■ Exercise requirements: If a line in the following entries holds the string "unknowns", include it in the tally. State the total and nothing further.

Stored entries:
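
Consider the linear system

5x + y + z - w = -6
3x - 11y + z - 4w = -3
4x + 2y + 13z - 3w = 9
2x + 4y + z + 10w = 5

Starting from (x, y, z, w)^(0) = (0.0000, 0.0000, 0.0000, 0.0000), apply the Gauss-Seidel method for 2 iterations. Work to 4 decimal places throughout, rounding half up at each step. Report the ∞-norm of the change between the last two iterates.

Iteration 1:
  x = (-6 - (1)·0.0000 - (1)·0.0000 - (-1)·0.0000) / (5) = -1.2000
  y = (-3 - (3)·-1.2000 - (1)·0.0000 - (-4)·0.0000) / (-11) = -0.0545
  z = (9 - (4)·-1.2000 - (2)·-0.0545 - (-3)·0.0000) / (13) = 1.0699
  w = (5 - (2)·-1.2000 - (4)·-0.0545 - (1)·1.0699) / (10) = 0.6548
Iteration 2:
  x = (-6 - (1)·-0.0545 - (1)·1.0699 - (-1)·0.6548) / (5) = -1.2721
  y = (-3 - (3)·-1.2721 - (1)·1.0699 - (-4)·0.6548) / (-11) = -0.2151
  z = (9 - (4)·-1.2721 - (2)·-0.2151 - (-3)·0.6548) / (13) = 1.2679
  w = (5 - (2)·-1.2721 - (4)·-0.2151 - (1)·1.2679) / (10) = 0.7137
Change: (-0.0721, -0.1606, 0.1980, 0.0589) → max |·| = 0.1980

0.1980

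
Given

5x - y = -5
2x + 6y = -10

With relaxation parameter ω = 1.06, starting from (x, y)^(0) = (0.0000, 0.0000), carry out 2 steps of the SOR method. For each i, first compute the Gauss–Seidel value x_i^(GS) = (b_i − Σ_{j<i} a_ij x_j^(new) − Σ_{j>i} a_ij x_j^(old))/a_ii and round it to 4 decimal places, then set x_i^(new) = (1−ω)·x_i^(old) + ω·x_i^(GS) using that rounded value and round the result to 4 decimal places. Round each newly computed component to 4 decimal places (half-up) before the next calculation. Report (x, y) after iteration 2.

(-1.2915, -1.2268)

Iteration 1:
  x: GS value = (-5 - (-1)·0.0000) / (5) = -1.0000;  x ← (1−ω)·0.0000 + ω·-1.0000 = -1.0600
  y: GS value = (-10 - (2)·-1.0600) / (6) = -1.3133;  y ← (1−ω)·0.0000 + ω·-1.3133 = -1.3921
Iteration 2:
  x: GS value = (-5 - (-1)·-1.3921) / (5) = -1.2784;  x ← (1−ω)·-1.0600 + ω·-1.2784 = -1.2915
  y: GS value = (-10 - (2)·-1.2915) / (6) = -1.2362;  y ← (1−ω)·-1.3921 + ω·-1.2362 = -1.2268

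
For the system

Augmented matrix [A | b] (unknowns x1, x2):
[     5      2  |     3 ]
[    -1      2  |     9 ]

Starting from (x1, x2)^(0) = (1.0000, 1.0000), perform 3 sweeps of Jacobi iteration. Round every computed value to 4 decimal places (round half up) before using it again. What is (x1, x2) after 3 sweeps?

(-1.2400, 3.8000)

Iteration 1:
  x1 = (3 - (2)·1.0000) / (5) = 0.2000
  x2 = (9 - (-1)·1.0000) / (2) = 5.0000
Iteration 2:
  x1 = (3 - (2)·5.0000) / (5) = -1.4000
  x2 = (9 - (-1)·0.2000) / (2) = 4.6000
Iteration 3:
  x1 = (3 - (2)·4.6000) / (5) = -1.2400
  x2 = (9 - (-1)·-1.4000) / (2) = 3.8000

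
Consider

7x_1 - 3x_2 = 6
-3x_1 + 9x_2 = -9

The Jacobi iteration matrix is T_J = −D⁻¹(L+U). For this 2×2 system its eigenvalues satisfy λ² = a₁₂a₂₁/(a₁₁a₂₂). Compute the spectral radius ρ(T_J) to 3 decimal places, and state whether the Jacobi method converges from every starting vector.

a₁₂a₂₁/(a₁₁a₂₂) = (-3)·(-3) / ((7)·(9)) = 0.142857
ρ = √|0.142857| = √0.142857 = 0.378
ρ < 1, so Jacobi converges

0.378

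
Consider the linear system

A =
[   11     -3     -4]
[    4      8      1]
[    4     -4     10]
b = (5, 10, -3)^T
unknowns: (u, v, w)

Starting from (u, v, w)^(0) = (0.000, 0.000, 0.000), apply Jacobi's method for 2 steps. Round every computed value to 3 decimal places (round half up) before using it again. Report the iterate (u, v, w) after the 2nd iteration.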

---

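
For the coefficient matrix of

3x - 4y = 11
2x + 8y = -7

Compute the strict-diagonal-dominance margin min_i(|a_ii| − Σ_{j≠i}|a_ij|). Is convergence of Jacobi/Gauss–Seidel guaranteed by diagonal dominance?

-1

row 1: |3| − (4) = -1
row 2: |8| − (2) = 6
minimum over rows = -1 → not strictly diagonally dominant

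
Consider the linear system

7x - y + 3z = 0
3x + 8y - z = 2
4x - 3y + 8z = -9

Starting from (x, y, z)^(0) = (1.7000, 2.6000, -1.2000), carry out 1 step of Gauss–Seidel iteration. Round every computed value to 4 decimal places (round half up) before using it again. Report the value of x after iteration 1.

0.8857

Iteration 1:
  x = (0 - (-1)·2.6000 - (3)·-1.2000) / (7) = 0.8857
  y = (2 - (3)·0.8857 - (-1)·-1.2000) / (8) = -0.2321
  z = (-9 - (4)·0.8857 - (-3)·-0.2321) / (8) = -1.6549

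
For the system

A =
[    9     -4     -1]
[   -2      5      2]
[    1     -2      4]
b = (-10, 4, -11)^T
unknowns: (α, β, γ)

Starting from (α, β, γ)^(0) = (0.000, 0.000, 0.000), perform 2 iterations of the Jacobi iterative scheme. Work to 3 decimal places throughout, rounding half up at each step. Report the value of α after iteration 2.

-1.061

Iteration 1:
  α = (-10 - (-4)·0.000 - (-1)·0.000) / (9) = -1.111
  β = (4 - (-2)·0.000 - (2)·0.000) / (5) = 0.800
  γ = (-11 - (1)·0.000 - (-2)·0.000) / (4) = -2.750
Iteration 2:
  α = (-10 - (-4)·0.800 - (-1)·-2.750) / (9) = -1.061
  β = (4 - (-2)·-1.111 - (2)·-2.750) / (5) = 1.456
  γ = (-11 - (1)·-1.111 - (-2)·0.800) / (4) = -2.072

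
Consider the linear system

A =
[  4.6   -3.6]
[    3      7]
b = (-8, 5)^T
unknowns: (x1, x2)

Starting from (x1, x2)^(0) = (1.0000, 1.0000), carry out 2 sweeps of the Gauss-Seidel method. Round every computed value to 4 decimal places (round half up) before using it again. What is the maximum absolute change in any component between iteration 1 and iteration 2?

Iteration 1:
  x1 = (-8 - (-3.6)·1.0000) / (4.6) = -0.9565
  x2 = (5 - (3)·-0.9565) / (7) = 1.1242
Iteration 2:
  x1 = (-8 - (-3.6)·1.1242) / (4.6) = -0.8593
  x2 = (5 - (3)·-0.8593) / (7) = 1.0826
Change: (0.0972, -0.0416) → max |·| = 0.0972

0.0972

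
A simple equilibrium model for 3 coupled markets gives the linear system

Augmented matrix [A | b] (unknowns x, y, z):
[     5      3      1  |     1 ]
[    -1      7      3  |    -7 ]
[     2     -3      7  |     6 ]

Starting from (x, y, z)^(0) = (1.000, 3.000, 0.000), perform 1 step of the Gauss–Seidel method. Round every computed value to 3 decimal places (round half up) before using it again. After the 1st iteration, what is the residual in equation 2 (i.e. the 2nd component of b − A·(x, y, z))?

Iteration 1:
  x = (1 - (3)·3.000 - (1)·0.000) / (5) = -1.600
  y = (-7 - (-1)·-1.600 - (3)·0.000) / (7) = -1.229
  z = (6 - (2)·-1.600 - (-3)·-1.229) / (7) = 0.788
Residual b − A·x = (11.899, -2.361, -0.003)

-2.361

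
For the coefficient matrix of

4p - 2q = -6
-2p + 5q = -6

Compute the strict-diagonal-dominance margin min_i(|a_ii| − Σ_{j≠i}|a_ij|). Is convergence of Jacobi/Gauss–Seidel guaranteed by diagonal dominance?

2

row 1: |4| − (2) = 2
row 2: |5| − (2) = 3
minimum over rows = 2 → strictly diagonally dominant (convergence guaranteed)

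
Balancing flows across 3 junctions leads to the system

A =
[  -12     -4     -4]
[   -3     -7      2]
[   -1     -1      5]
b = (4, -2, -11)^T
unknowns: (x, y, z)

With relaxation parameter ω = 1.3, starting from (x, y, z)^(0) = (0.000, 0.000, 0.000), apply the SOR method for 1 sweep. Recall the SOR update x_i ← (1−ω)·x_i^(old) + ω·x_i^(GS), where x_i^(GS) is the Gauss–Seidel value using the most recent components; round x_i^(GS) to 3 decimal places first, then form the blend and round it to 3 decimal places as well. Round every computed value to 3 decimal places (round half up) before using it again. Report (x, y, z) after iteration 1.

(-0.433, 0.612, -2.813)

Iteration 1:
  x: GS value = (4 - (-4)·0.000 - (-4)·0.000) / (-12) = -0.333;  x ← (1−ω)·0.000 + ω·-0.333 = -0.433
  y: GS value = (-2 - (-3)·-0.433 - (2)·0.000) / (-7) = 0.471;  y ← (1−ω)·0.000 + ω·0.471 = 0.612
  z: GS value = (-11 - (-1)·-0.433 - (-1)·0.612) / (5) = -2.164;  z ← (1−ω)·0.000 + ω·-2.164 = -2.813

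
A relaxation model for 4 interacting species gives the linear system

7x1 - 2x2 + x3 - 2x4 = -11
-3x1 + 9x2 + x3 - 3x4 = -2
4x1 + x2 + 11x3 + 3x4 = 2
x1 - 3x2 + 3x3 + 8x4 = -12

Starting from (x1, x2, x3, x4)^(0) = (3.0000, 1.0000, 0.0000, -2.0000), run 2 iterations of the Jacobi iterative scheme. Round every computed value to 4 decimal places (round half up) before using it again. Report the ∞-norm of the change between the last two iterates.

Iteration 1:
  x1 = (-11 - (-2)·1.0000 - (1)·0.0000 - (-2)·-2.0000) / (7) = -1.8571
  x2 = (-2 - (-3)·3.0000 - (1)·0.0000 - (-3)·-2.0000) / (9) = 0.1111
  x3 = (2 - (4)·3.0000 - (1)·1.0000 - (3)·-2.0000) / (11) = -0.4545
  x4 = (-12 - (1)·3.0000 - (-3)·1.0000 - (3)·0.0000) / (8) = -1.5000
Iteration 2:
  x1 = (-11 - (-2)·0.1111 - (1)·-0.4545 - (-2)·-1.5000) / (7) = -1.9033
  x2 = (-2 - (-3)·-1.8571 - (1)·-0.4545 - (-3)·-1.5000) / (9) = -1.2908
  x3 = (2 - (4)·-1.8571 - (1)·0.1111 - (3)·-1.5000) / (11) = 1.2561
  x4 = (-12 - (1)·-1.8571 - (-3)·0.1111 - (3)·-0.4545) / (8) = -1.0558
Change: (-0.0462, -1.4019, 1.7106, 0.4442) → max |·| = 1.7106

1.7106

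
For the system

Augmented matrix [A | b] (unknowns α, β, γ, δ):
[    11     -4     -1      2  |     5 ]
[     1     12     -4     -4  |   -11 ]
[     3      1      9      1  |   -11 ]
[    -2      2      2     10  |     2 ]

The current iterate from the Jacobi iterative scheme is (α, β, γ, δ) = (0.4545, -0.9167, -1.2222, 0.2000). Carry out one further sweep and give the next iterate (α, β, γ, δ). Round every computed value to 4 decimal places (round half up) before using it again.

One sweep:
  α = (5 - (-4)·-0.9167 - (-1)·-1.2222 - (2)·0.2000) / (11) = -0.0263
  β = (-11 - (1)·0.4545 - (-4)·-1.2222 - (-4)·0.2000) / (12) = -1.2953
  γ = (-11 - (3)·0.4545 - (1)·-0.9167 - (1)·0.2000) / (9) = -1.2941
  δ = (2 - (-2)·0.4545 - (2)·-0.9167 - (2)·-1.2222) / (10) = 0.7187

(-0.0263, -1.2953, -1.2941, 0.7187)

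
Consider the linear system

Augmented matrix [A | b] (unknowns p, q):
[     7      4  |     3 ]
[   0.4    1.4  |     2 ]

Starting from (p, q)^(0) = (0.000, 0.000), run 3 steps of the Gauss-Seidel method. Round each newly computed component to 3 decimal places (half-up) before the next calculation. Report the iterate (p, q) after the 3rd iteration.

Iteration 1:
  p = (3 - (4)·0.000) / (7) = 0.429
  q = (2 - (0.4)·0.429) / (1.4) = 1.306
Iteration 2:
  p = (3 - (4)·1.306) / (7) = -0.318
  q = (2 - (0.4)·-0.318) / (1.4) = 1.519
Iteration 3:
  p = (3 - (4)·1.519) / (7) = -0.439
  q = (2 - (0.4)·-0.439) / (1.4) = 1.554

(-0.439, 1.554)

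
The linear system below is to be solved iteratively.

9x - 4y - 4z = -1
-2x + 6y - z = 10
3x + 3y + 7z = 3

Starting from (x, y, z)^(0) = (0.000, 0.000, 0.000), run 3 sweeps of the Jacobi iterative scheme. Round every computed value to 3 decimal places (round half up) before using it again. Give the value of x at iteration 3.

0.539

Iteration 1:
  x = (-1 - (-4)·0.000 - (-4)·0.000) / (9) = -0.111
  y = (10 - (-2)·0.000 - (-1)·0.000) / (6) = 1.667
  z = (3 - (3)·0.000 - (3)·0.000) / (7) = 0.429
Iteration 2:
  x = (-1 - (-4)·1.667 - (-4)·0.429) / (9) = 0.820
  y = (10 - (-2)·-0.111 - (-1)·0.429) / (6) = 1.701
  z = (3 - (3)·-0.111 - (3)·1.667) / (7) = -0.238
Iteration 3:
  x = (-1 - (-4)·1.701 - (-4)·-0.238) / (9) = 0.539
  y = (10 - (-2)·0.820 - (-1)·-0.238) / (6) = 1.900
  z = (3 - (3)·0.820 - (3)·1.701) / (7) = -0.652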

■ Task response: 8